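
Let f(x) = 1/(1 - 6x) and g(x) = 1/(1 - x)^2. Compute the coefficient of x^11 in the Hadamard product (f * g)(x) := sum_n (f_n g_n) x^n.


f has coefficients f_k = 6^k. For g = 1/(1 - x)^2 the coefficient is g_k = C(k + 1, 1) = k + 1. The Hadamard coefficient is (f * g)_k = 6^k * (k + 1).
For k = 11: 6^11 * 12 = 362797056 * 12 = 4353564672.

4353564672


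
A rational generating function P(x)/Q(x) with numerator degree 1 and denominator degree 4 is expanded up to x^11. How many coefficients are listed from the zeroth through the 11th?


Expanding up to x^11 gives the coefficients for x^0, x^1, ..., x^11.
That is 11 + 1 = 12 coefficients in total.

12


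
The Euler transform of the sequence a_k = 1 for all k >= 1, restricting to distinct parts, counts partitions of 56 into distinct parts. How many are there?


Partitions of 56 into distinct parts can be computed via generating function.
Product (1+x)(1+x^2)(1+x^3)...
The coefficient of x^56 = 7108

7108


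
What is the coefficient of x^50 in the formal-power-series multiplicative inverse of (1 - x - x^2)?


Let the inverse be f(x) = sum_{k>=0} a_k x^k. From f(x) * (1 - x - x^2) = 1 and matching coefficients:
 x^0: a_0 = 1.
 x^1: a_1 - a_0 = 0, so a_1 = 1.
 x^k (k >= 2): a_k - a_{k-1} - a_{k-2} = 0, i.e. a_k = a_{k-1} + a_{k-2}.
This is the Fibonacci-type recurrence shifted so that a_0 = a_1 = 1.
Iterating: a_0=1, a_1=1, a_2=2, a_3=3, a_4=5, a_5=8, a_6=13, a_7=21, a_8=34, a_9=55, ...
a_50 = 20365011074.

20365011074


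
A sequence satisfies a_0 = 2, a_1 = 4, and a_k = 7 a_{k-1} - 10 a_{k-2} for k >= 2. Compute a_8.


The characteristic equation is t^2 - 7 t + 10 = 0, with roots r_1 = 5 and r_2 = 2 (so c_1 = r_1 + r_2, c_2 = -r_1 r_2 as required).
One can use the closed form a_n = A r_1^n + B r_2^n, but direct iteration is more reliable:
a_0 = 2, a_1 = 4, a_2 = 8, a_3 = 16, a_4 = 32, a_5 = 64, a_6 = 128, a_7 = 256, a_8 = 512.
So a_8 = 512.

512


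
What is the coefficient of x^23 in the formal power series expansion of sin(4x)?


The Maclaurin series is sin(t) = sum_{k>=0} (-1)^k t^(2k+1) / (2k+1)!, so substituting t = 4x, only odd powers of x are nonzero, with coefficient of x^(2k+1) equal to (-1)^k 4^(2k+1) / (2k+1)!.
Write 23 = 2*11 + 1, giving the coefficient (-1)^11 * 4^23 / 23! = -70368744177664/25852016738884976640000 = -134217728/49308808782358125.

-134217728/49308808782358125


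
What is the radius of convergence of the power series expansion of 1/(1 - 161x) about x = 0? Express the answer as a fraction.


Expanding 1/(1 - 161x) = sum_{k>=0} 161^k x^k, the series converges when |161x| < 1, i.e., |x| < 1/161.
So the radius of convergence is 1/161 = 1/161.

1/161


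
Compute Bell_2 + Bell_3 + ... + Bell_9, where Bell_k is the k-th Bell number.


Recall Bell_k counts set partitions of a k-set (with Bell_0 = 1 by convention).
Bell_2 through Bell_9: 2, 5, 15, 52, 203, 877, 4140, 21147
Sum = 2 + 5 + 15 + 52 + 203 + 877 + 4140 + 21147 = 26441.

26441


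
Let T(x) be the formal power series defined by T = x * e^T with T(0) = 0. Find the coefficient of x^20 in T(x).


Apply the Lagrange inversion formula: if T = x * phi(T) with phi(t) = e^t, then
[x^n] T = (1/n) [t^(n-1)] phi(t)^n = (1/n) [t^(n-1)] e^(n t) = (1/n) * n^(n-1) / (n-1)! = n^(n-1) / n!.
When c = 1 this is the Cayley count of rooted labeled trees on n vertices, divided by n!.
For n = 20: 20^19 / 20! = 5242880000000000000000000/2432902008176640000 = 32000000000000000/14849255421.

32000000000000000/14849255421


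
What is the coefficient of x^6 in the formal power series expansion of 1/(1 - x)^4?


The negative binomial / multiset identity is
1/(1 - x)^r = sum_{k>=0} C(k + r - 1, r - 1) x^k.
Here r = 4 and k = 6, so the coefficient is
C(6 + 3, 3) = C(9, 3)
= 84

84


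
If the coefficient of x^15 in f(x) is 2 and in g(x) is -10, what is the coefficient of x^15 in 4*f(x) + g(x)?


Scalar multiplication scales coefficients: 4 * 2 = 8.
Then add the g coefficient: 8 + -10
= -2

-2


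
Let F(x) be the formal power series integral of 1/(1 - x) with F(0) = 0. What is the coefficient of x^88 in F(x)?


1/(1 - x) = sum_{k>=0} x^k. Integrating termwise and using F(0) = 0 gives
F(x) = sum_{k>=0} x^(k+1) / (k+1) = sum_{m>=1} x^m / m = -ln(1 - x).
So the coefficient of x^88 is 1/88 = 1/88.

1/88


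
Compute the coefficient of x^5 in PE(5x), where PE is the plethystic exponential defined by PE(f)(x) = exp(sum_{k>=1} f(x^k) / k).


With f(x) = 5x, the exponent is sum_{k>=1} 5 x^k / k = 5 * (-ln(1 - x)). Exponentiating:
PE(5x) = exp(-5 ln(1 - x)) = 1/(1 - x)^5.
By the negative binomial expansion, [x^n] 1/(1 - x)^5 = C(n + 4, 4).
For n = 5: C(9, 4) = 126.

126


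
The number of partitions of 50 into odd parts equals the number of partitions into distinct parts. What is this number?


Computing partitions of 50 into odd parts (1, 3, 5, ...):
Using the generating function prod_{k>=0} 1/(1-x^(2k+1)),
the count is 3658

3658


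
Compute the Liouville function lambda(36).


The Liouville function is lambda(k) = (-1)^Omega(k), where Omega(k) counts the prime factors of k with multiplicity.
Factoring: 36 = 2 * 2 * 3 * 3, so Omega(36) = 4.
lambda(36) = (-1)^4 = 1.

1


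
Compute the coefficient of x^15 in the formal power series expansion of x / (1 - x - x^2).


Let f(x) = sum_{k>=0} a_k x^k. Multiplying f(x) * (1 - x - x^2) = x and matching coefficients gives a_0 = 0, a_1 = 1, and a_k = a_{k-1} + a_{k-2} for k >= 2. These are the Fibonacci numbers F_k.
Iterating from F_0 = 0, F_1 = 1:
F_0=0, F_1=1, F_2=1, F_3=2, F_4=3, F_5=5, F_6=8, F_7=13, F_8=21, F_9=34, ...
F_15 = 610.

610


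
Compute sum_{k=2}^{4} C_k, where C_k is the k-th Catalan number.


C_2 through C_4: 2, 5, 14
Sum = 2 + 5 + 14
= 21

21


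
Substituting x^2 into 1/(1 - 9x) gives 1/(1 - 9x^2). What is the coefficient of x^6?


The coefficient of x^(2m) in 1/(1 - 9x^2) is 9^m.
With n = 6 = 2*3, the coefficient is 9^3 = 729.

729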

→ Description of the task:
Everything in the data must be repeated exactly; leave no line out.

→ Your solution:
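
Let f(x) = 1/(1 - 6x) and g(x) = 1/(1 - x)^2. Compute the coefficient of x^11 in the Hadamard product (f * g)(x) := sum_n (f_n g_n) x^n.


f has coefficients f_k = 6^k. For g = 1/(1 - x)^2 the coefficient is g_k = C(k + 1, 1) = k + 1. The Hadamard coefficient is (f * g)_k = 6^k * (k + 1).
For k = 11: 6^11 * 12 = 362797056 * 12 = 4353564672.

4353564672


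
A rational generating function P(x)/Q(x) with numerator degree 1 and denominator degree 4 is expanded up to x^11. How many coefficients are listed from the zeroth through the 11th?


Expanding up to x^11 gives the coefficients for x^0, x^1, ..., x^11.
That is 11 + 1 = 12 coefficients in total.

12


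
The Euler transform of the sequence a_k = 1 for all k >= 1, restricting to distinct parts, counts partitions of 56 into distinct parts. How many are there?


Partitions of 56 into distinct parts can be computed via generating function.
Product (1+x)(1+x^2)(1+x^3)...
The coefficient of x^56 = 7108

7108


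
What is the coefficient of x^50 in the formal-power-series multiplicative inverse of (1 - x - x^2)?


Let the inverse be f(x) = sum_{k>=0} a_k x^k. From f(x) * (1 - x - x^2) = 1 and matching coefficients:
 x^0: a_0 = 1.
 x^1: a_1 - a_0 = 0, so a_1 = 1.
 x^k (k >= 2): a_k - a_{k-1} - a_{k-2} = 0, i.e. a_k = a_{k-1} + a_{k-2}.
This is the Fibonacci-type recurrence shifted so that a_0 = a_1 = 1.
Iterating: a_0=1, a_1=1, a_2=2, a_3=3, a_4=5, a_5=8, a_6=13, a_7=21, a_8=34, a_9=55, ...
a_50 = 20365011074.

20365011074


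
A sequence satisfies a_0 = 2, a_1 = 4, and a_k = 7 a_{k-1} - 10 a_{k-2} for k >= 2. Compute a_8.


The characteristic equation is t^2 - 7 t + 10 = 0, with roots r_1 = 5 and r_2 = 2 (so c_1 = r_1 + r_2, c_2 = -r_1 r_2 as required).
One can use the closed form a_n = A r_1^n + B r_2^n, but direct iteration is more reliable:
a_0 = 2, a_1 = 4, a_2 = 8, a_3 = 16, a_4 = 32, a_5 = 64, a_6 = 128, a_7 = 256, a_8 = 512.
So a_8 = 512.

512


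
What is the coefficient of x^23 in the formal power series expansion of sin(4x)?


The Maclaurin series is sin(t) = sum_{k>=0} (-1)^k t^(2k+1) / (2k+1)!, so substituting t = 4x, only odd powers of x are nonzero, with coefficient of x^(2k+1) equal to (-1)^k 4^(2k+1) / (2k+1)!.
Write 23 = 2*11 + 1, giving the coefficient (-1)^11 * 4^23 / 23! = -70368744177664/25852016738884976640000 = -134217728/49308808782358125.

-134217728/49308808782358125


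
What is the radius of convergence of the power series expansion of 1/(1 - 161x) about x = 0? Express the answer as a fraction.


Expanding 1/(1 - 161x) = sum_{k>=0} 161^k x^k, the series converges when |161x| < 1, i.e., |x| < 1/161.
So the radius of convergence is 1/161 = 1/161.

1/161


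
Compute Bell_2 + Bell_3 + ... + Bell_9, where Bell_k is the k-th Bell number.


Recall Bell_k counts set partitions of a k-set (with Bell_0 = 1 by convention).
Bell_2 through Bell_9: 2, 5, 15, 52, 203, 877, 4140, 21147
Sum = 2 + 5 + 15 + 52 + 203 + 877 + 4140 + 21147 = 26441.

26441


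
Let T(x) be the formal power series defined by T = x * e^T with T(0) = 0. Find the coefficient of x^20 in T(x).


Apply the Lagrange inversion formula: if T = x * phi(T) with phi(t) = e^t, then
[x^n] T = (1/n) [t^(n-1)] phi(t)^n = (1/n) [t^(n-1)] e^(n t) = (1/n) * n^(n-1) / (n-1)! = n^(n-1) / n!.
When c = 1 this is the Cayley count of rooted labeled trees on n vertices, divided by n!.
For n = 20: 20^19 / 20! = 5242880000000000000000000/2432902008176640000 = 32000000000000000/14849255421.

32000000000000000/14849255421


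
What is the coefficient of x^6 in the formal power series expansion of 1/(1 - x)^4?


The negative binomial / multiset identity is
1/(1 - x)^r = sum_{k>=0} C(k + r - 1, r - 1) x^k.
Here r = 4 and k = 6, so the coefficient is
C(6 + 3, 3) = C(9, 3)
= 84

84


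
If the coefficient of x^15 in f(x) is 2 and in g(x) is -10, what is the coefficient of x^15 in 4*f(x) + g(x)?


Scalar multiplication scales coefficients: 4 * 2 = 8.
Then add the g coefficient: 8 + -10
= -2

-2


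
Let F(x) be the formal power series integral of 1/(1 - x) with F(0) = 0. What is the coefficient of x^88 in F(x)?


1/(1 - x) = sum_{k>=0} x^k. Integrating termwise and using F(0) = 0 gives
F(x) = sum_{k>=0} x^(k+1) / (k+1) = sum_{m>=1} x^m / m = -ln(1 - x).
So the coefficient of x^88 is 1/88 = 1/88.

1/88


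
Compute the coefficient of x^5 in PE(5x), where PE is the plethystic exponential defined by PE(f)(x) = exp(sum_{k>=1} f(x^k) / k).


With f(x) = 5x, the exponent is sum_{k>=1} 5 x^k / k = 5 * (-ln(1 - x)). Exponentiating:
PE(5x) = exp(-5 ln(1 - x)) = 1/(1 - x)^5.
By the negative binomial expansion, [x^n] 1/(1 - x)^5 = C(n + 4, 4).
For n = 5: C(9, 4) = 126.

126


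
The number of partitions of 50 into odd parts equals the number of partitions into distinct parts. What is this number?


Computing partitions of 50 into odd parts (1, 3, 5, ...):
Using the generating function prod_{k>=0} 1/(1-x^(2k+1)),
the count is 3658

3658


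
Compute the Liouville function lambda(36).


The Liouville function is lambda(k) = (-1)^Omega(k), where Omega(k) counts the prime factors of k with multiplicity.
Factoring: 36 = 2 * 2 * 3 * 3, so Omega(36) = 4.
lambda(36) = (-1)^4 = 1.

1


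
Compute the coefficient of x^15 in the formal power series expansion of x / (1 - x - x^2).


Let f(x) = sum_{k>=0} a_k x^k. Multiplying f(x) * (1 - x - x^2) = x and matching coefficients gives a_0 = 0, a_1 = 1, and a_k = a_{k-1} + a_{k-2} for k >= 2. These are the Fibonacci numbers F_k.
Iterating from F_0 = 0, F_1 = 1:
F_0=0, F_1=1, F_2=1, F_3=2, F_4=3, F_5=5, F_6=8, F_7=13, F_8=21, F_9=34, ...
F_15 = 610.

610


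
Compute sum_{k=2}^{4} C_k, where C_k is the k-th Catalan number.


C_2 through C_4: 2, 5, 14
Sum = 2 + 5 + 14
= 21

21


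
Substituting x^2 into 1/(1 - 9x) gives 1/(1 - 9x^2). What is the coefficient of x^6?


The coefficient of x^(2m) in 1/(1 - 9x^2) is 9^m.
With n = 6 = 2*3, the coefficient is 9^3 = 729.

729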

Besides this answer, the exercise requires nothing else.